**The task**
From the listing below, copy only the lines running from the line that contains "g = np.zeros([23, 17])" to the line that contains "c.T @ v[:,0,:].T", both included.

Records for the task below:

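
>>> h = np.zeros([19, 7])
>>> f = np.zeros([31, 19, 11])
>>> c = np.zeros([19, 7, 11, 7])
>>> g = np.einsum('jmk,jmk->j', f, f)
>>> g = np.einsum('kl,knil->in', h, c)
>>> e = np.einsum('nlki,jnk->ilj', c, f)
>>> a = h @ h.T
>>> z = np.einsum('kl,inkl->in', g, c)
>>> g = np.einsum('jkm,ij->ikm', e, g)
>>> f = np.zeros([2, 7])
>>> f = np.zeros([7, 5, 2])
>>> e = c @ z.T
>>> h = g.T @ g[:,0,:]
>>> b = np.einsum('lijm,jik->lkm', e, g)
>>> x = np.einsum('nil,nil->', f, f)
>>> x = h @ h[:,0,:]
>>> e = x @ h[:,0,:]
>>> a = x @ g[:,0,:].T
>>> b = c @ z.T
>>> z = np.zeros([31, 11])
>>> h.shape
(31, 7, 31)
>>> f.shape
(7, 5, 2)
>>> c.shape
(19, 7, 11, 7)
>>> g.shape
(11, 7, 31)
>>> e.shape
(31, 7, 31)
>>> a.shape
(31, 7, 11)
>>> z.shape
(31, 11)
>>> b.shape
(19, 7, 11, 19)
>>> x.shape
(31, 7, 31)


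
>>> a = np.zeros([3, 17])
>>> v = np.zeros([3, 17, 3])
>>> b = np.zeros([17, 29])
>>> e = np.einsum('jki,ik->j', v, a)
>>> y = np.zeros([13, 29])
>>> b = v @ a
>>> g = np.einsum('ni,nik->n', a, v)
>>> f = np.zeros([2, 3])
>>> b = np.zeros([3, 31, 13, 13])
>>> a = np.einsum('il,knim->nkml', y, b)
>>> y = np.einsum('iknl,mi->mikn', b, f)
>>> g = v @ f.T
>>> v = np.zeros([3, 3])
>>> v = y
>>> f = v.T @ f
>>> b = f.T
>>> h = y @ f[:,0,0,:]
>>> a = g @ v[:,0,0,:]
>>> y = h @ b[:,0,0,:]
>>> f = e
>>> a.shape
(3, 17, 13)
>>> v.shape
(2, 3, 31, 13)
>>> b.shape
(3, 3, 31, 13)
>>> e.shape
(3,)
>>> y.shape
(2, 3, 31, 13)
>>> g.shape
(3, 17, 2)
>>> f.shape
(3,)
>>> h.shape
(2, 3, 31, 3)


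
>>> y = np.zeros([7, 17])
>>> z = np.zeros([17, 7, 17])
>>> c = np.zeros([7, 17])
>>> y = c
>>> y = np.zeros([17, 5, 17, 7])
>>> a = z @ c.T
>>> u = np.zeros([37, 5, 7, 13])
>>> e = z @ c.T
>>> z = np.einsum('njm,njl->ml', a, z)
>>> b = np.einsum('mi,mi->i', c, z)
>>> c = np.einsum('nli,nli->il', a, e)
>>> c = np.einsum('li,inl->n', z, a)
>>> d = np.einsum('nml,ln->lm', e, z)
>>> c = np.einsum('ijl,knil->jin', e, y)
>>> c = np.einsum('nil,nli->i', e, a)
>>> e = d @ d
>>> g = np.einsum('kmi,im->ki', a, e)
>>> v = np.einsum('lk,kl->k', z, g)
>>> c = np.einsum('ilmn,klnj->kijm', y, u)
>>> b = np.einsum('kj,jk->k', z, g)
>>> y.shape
(17, 5, 17, 7)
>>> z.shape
(7, 17)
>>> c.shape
(37, 17, 13, 17)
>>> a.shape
(17, 7, 7)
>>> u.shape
(37, 5, 7, 13)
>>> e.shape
(7, 7)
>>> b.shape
(7,)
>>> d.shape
(7, 7)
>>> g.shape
(17, 7)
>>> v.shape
(17,)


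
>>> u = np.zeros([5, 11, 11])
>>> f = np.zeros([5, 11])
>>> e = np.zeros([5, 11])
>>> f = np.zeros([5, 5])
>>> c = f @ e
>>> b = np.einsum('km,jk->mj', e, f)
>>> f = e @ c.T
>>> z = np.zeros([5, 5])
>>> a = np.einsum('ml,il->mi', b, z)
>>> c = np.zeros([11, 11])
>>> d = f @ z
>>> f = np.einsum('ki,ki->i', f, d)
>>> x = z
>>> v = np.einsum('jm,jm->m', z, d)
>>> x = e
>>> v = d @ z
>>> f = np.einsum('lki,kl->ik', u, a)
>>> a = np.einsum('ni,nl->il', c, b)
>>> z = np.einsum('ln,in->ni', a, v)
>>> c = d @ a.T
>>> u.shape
(5, 11, 11)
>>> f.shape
(11, 11)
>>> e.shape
(5, 11)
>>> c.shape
(5, 11)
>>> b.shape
(11, 5)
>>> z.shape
(5, 5)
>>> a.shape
(11, 5)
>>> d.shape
(5, 5)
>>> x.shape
(5, 11)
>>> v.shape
(5, 5)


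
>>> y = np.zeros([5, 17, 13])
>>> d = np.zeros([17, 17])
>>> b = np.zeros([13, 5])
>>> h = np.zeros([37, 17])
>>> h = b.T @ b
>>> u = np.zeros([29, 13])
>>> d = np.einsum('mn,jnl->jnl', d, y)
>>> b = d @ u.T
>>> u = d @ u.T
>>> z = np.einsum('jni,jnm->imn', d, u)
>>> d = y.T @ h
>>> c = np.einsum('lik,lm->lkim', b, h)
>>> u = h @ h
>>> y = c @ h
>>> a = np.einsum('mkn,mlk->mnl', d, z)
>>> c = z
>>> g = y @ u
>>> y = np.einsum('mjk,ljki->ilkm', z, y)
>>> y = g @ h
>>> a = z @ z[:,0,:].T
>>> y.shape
(5, 29, 17, 5)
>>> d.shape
(13, 17, 5)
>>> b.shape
(5, 17, 29)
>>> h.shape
(5, 5)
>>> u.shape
(5, 5)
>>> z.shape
(13, 29, 17)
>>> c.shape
(13, 29, 17)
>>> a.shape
(13, 29, 13)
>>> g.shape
(5, 29, 17, 5)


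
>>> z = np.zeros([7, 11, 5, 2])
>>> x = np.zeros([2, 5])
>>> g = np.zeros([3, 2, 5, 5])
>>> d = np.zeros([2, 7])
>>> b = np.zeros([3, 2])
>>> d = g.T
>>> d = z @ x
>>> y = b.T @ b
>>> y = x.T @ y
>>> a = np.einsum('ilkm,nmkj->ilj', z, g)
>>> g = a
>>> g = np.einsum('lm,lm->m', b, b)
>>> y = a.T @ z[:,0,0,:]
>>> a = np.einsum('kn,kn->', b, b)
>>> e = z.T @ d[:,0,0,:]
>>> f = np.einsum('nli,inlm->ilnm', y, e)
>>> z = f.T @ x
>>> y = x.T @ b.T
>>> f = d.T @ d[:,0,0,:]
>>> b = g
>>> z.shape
(5, 5, 11, 5)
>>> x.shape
(2, 5)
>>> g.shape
(2,)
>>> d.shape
(7, 11, 5, 5)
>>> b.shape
(2,)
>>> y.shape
(5, 3)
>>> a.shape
()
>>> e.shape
(2, 5, 11, 5)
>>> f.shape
(5, 5, 11, 5)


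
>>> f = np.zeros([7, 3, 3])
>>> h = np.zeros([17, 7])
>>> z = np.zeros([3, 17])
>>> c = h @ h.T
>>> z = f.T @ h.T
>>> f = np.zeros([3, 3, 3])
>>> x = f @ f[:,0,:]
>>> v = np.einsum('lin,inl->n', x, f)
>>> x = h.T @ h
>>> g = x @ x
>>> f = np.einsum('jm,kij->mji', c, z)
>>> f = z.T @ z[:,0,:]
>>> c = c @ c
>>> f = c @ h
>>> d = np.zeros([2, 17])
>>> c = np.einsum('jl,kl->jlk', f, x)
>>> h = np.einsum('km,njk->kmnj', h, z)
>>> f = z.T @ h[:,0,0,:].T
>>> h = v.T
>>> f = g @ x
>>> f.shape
(7, 7)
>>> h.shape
(3,)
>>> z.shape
(3, 3, 17)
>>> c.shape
(17, 7, 7)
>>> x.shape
(7, 7)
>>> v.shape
(3,)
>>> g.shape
(7, 7)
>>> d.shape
(2, 17)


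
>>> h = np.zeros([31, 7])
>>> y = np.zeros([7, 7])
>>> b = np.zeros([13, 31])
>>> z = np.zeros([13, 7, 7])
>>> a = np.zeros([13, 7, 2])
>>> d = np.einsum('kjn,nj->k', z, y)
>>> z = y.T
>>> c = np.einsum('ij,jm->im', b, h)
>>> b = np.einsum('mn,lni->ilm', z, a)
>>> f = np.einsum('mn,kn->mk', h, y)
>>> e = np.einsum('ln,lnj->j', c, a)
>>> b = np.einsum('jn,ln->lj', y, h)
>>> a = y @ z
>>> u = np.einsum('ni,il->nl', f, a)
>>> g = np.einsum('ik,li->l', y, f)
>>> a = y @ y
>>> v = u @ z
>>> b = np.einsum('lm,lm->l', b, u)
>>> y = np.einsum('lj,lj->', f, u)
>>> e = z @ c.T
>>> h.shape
(31, 7)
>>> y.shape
()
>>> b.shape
(31,)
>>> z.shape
(7, 7)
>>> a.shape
(7, 7)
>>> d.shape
(13,)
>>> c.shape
(13, 7)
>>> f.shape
(31, 7)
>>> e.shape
(7, 13)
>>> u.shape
(31, 7)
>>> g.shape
(31,)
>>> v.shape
(31, 7)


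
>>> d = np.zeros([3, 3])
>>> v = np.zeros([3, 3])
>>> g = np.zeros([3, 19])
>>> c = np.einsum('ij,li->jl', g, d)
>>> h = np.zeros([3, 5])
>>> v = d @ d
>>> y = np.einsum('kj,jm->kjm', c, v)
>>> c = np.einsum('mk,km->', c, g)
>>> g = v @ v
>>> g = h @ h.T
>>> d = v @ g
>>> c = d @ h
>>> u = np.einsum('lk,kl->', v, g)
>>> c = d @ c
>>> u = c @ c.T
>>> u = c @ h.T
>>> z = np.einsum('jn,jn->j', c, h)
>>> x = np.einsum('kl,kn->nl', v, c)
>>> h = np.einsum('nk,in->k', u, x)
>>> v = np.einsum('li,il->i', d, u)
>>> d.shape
(3, 3)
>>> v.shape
(3,)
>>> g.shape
(3, 3)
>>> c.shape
(3, 5)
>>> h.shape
(3,)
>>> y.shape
(19, 3, 3)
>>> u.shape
(3, 3)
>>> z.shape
(3,)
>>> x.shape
(5, 3)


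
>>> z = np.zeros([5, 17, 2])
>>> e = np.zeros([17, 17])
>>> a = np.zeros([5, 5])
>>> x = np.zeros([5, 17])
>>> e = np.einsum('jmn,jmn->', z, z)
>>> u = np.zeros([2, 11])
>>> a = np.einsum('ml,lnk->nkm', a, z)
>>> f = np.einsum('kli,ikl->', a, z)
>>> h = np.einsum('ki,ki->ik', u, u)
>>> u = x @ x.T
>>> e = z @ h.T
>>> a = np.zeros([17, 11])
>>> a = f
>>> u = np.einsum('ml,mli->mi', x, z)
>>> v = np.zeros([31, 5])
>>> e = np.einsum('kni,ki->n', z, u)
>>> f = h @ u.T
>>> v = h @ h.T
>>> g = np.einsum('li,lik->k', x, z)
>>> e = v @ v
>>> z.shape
(5, 17, 2)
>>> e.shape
(11, 11)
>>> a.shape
()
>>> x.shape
(5, 17)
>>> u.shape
(5, 2)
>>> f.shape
(11, 5)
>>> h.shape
(11, 2)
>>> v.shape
(11, 11)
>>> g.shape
(2,)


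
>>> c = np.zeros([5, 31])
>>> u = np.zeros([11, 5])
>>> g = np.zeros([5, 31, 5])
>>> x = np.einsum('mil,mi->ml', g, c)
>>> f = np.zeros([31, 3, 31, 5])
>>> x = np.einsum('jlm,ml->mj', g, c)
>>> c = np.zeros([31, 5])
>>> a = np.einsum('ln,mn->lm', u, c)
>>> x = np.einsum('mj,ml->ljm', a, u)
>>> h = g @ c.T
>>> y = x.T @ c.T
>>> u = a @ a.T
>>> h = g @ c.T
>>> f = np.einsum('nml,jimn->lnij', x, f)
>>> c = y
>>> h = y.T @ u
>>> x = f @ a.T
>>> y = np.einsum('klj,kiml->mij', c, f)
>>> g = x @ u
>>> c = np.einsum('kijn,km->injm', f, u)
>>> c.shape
(5, 31, 3, 11)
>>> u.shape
(11, 11)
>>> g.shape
(11, 5, 3, 11)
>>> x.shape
(11, 5, 3, 11)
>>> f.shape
(11, 5, 3, 31)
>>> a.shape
(11, 31)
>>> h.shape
(31, 31, 11)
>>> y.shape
(3, 5, 31)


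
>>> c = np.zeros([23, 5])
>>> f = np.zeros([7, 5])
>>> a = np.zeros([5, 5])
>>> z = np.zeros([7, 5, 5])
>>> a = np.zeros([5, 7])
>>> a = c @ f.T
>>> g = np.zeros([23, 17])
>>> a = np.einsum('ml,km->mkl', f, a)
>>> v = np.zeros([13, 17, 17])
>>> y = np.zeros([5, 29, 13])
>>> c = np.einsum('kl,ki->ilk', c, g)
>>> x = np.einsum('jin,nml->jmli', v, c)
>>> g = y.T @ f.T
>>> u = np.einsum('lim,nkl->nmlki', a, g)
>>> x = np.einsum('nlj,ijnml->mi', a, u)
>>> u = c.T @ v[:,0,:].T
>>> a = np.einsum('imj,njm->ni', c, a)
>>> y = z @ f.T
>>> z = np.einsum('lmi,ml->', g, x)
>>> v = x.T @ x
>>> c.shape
(17, 5, 23)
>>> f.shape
(7, 5)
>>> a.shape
(7, 17)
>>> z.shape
()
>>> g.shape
(13, 29, 7)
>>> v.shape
(13, 13)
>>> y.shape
(7, 5, 7)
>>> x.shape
(29, 13)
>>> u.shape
(23, 5, 13)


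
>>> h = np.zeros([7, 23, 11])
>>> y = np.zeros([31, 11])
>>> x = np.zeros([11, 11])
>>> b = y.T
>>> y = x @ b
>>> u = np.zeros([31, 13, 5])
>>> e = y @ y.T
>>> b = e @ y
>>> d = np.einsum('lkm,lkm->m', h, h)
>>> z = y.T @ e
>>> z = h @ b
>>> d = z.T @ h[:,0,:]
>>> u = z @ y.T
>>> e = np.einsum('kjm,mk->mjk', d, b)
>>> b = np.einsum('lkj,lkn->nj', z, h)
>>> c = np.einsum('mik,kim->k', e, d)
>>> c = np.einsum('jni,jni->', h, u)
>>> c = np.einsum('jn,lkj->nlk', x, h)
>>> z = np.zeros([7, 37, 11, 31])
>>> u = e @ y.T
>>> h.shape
(7, 23, 11)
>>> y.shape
(11, 31)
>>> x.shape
(11, 11)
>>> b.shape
(11, 31)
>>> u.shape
(11, 23, 11)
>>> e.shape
(11, 23, 31)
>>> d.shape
(31, 23, 11)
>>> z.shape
(7, 37, 11, 31)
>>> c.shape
(11, 7, 23)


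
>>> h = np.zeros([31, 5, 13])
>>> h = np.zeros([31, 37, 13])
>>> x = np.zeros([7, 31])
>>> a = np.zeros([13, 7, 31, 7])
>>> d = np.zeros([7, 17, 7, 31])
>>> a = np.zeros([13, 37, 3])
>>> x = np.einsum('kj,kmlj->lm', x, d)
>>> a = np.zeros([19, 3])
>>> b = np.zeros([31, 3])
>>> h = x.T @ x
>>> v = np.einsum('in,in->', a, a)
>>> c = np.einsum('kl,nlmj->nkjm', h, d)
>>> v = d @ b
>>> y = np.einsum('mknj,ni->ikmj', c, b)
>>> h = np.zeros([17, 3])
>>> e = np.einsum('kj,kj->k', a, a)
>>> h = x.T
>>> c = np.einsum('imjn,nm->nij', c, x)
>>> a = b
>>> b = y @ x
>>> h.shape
(17, 7)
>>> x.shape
(7, 17)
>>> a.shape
(31, 3)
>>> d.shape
(7, 17, 7, 31)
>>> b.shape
(3, 17, 7, 17)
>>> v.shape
(7, 17, 7, 3)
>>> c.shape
(7, 7, 31)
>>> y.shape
(3, 17, 7, 7)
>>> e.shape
(19,)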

End of Records for the task.

**Task response**
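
>>> g = np.zeros([23, 17])
>>> a = np.einsum('ml,km->mkl', f, a)
>>> v = np.zeros([13, 17, 17])
>>> y = np.zeros([5, 29, 13])
>>> c = np.einsum('kl,ki->ilk', c, g)
>>> x = np.einsum('jin,nml->jmli', v, c)
>>> g = y.T @ f.T
>>> u = np.einsum('lim,nkl->nmlki', a, g)
>>> x = np.einsum('nlj,ijnml->mi', a, u)
>>> u = c.T @ v[:,0,:].T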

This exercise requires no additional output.